ASSIGNMENT: Transcribe precisely, and only, the lines beginning at the line containing "far? Use 0-based indexing." and ending at the final line of the material below.

DATASET RECORDS:
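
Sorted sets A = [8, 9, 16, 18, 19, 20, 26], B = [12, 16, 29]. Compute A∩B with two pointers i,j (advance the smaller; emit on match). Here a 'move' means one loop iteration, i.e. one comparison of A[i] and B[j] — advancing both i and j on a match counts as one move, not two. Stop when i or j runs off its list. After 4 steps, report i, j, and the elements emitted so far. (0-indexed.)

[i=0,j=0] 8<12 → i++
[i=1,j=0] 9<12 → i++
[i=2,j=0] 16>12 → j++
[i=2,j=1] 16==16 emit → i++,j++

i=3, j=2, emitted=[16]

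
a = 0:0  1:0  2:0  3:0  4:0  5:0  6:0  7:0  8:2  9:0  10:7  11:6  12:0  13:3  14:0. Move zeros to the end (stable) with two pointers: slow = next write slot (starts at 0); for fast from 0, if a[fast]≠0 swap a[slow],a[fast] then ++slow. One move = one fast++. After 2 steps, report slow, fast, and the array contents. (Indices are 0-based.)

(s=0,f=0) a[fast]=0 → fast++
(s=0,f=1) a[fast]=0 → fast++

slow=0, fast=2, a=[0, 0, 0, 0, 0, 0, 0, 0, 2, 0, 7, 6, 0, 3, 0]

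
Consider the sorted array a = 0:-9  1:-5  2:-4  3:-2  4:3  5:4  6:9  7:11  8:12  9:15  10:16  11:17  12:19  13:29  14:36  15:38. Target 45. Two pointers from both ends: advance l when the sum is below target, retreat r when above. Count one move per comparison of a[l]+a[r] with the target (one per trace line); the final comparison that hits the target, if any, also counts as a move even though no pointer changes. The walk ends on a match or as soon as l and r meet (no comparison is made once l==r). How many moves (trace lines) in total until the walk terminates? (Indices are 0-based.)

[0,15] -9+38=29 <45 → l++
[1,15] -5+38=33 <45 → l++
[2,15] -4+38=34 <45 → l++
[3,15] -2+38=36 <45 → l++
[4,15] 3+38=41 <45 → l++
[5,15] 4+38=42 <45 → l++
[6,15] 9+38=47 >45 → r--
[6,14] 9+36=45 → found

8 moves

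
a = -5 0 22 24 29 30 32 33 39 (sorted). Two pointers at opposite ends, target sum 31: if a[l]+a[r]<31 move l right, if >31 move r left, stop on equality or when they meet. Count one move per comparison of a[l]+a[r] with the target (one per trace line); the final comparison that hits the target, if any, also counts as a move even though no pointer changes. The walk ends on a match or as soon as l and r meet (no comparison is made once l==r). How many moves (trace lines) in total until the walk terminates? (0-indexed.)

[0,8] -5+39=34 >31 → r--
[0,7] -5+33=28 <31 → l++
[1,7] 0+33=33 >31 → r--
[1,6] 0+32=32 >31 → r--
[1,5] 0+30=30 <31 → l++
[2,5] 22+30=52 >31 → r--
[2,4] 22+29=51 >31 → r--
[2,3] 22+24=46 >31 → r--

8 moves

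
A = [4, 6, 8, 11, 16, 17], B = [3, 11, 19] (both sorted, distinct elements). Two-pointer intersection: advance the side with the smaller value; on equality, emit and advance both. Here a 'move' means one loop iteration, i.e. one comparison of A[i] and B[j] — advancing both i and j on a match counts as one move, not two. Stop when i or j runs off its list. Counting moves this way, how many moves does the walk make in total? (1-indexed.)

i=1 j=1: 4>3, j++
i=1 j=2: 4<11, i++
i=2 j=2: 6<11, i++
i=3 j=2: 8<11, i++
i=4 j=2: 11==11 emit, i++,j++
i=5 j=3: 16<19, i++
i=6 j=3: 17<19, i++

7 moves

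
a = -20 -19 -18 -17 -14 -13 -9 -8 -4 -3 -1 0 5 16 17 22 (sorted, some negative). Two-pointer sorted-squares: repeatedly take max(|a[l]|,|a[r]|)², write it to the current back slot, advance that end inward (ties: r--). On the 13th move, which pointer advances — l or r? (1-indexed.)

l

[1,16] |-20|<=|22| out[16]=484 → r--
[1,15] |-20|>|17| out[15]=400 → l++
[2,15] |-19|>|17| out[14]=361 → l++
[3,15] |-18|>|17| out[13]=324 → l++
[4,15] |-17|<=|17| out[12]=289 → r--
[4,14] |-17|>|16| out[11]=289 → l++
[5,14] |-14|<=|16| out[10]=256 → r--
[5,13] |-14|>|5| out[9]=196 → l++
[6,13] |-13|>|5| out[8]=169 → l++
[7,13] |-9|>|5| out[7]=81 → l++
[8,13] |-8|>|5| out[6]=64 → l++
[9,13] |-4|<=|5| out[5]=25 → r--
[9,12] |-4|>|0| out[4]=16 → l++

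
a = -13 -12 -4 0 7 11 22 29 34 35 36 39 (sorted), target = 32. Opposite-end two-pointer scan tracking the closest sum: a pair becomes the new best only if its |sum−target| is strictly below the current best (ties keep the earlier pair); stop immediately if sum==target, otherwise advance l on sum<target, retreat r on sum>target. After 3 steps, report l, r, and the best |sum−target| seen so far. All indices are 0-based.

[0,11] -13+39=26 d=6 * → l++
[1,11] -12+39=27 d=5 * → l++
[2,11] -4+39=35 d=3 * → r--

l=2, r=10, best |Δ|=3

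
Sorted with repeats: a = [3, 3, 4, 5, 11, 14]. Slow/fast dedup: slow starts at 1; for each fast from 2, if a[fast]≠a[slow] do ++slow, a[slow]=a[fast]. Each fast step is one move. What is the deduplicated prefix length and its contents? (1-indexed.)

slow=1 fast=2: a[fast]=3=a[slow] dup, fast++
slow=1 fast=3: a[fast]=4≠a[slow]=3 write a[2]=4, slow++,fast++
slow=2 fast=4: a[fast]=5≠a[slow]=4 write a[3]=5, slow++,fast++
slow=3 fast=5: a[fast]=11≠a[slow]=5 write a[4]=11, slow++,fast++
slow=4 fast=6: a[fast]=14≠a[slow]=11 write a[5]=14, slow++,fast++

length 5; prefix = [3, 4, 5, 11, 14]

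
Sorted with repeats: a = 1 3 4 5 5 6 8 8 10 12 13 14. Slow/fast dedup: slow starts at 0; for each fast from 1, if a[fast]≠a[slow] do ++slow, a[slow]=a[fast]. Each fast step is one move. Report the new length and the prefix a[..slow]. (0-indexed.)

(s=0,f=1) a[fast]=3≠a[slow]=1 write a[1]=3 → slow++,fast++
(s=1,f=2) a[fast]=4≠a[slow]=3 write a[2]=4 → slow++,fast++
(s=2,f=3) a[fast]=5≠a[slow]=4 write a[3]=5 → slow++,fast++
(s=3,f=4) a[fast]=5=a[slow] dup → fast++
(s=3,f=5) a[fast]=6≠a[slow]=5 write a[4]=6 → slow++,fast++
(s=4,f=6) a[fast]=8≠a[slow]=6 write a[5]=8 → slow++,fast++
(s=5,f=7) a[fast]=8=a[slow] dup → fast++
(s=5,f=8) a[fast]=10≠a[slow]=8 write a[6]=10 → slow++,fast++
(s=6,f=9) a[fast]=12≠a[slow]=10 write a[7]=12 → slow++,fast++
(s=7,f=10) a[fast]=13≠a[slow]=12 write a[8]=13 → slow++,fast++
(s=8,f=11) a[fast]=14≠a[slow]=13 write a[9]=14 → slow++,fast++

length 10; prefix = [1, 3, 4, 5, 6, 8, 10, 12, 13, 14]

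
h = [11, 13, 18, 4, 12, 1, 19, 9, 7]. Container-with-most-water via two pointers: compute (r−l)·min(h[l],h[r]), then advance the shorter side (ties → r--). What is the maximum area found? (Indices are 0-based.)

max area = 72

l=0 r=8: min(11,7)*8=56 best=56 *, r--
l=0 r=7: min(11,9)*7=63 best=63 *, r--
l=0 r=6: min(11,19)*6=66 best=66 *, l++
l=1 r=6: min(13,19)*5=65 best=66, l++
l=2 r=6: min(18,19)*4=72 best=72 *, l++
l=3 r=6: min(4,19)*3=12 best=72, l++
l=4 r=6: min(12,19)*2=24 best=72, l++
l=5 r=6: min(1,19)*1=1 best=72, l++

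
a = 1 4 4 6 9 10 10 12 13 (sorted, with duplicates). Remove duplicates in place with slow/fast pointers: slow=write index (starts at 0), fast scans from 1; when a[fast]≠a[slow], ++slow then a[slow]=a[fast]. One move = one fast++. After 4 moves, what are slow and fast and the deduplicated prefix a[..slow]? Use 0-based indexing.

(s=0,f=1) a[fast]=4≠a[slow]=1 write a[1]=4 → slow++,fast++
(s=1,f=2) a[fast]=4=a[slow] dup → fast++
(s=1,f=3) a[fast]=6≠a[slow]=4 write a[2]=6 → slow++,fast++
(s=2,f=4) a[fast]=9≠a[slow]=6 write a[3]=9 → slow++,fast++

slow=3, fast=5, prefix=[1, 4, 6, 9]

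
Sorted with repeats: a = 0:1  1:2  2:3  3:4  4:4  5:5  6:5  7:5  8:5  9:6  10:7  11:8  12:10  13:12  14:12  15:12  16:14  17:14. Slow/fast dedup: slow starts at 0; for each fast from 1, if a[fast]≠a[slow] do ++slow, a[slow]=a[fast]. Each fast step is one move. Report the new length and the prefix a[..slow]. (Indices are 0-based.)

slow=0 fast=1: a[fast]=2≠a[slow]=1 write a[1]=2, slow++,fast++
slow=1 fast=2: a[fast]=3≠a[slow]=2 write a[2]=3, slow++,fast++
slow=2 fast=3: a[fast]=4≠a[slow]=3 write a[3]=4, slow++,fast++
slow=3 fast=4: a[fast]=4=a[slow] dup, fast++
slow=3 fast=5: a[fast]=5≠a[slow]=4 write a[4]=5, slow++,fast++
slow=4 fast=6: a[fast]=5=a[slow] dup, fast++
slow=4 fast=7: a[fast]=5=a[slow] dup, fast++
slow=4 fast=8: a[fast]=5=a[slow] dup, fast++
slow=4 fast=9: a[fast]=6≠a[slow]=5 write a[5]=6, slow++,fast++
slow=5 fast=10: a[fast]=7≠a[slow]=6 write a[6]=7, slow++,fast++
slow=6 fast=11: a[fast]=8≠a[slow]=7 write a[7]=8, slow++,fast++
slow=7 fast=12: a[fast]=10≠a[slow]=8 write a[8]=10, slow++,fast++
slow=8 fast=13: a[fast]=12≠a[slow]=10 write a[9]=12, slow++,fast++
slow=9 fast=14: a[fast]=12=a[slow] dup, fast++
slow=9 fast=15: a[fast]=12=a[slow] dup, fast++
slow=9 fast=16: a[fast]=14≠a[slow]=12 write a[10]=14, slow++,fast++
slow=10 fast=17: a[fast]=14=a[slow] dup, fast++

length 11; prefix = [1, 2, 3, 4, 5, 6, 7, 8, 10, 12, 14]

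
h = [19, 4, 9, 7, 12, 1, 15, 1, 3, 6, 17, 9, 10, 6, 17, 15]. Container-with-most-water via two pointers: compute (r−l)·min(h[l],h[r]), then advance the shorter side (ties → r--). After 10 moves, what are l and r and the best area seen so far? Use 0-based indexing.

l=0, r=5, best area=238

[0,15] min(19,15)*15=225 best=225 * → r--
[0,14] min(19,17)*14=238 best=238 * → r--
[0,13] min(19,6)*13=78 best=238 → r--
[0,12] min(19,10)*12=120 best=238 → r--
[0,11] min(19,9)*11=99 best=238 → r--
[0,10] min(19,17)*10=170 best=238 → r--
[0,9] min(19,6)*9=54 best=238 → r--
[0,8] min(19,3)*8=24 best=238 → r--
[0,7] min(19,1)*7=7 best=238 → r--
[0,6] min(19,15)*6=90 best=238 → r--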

TASK ANSWER:
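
h = [19, 4, 9, 7, 12, 1, 15, 1, 3, 6, 17, 9, 10, 6, 17, 15]. Container-with-most-water via two pointers: compute (r−l)·min(h[l],h[r]), then advance the shorter side (ties → r--). After 10 moves, what are l and r and the best area seen so far? Use 0-based indexing.

l=0, r=5, best area=238

[0,15] min(19,15)*15=225 best=225 * → r--
[0,14] min(19,17)*14=238 best=238 * → r--
[0,13] min(19,6)*13=78 best=238 → r--
[0,12] min(19,10)*12=120 best=238 → r--
[0,11] min(19,9)*11=99 best=238 → r--
[0,10] min(19,17)*10=170 best=238 → r--
[0,9] min(19,6)*9=54 best=238 → r--
[0,8] min(19,3)*8=24 best=238 → r--
[0,7] min(19,1)*7=7 best=238 → r--
[0,6] min(19,15)*6=90 best=238 → r--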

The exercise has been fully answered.